- [Assignment]: In the entries below, every line with the string "following" is to be reported.

- [Provided records]:
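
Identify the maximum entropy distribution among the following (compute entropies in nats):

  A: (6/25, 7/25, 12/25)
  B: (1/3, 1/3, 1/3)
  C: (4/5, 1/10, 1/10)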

--

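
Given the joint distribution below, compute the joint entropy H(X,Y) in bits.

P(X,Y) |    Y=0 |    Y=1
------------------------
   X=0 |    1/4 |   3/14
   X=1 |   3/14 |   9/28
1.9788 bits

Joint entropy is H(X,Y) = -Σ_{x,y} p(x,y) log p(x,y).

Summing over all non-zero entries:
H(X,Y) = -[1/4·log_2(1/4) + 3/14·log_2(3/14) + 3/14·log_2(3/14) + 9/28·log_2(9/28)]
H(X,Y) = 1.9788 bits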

...

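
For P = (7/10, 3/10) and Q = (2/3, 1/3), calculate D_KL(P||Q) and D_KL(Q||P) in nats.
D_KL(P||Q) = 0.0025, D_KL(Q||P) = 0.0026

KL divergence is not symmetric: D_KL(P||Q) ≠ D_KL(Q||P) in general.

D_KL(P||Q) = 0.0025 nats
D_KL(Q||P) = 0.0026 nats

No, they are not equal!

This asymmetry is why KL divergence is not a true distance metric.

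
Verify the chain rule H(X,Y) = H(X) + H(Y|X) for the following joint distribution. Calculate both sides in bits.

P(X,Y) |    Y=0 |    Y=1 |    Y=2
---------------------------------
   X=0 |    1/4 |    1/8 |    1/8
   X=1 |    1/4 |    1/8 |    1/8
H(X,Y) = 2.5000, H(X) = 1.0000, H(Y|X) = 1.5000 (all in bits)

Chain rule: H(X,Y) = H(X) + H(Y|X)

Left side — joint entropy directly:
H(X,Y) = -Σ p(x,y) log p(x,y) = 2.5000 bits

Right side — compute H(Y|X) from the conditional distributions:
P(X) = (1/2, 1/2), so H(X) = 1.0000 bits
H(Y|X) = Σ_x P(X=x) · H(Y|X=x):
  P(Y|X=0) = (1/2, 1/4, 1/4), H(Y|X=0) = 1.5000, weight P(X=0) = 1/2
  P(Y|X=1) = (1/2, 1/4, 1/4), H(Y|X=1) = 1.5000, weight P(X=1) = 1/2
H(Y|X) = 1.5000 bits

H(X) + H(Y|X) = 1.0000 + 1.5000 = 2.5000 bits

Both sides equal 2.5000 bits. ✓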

- [Output for this task]:
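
Identify the maximum entropy distribution among the following (compute entropies in nats):
Verify the chain rule H(X,Y) = H(X) + H(Y|X) for the following joint distribution. Calculate both sides in bits.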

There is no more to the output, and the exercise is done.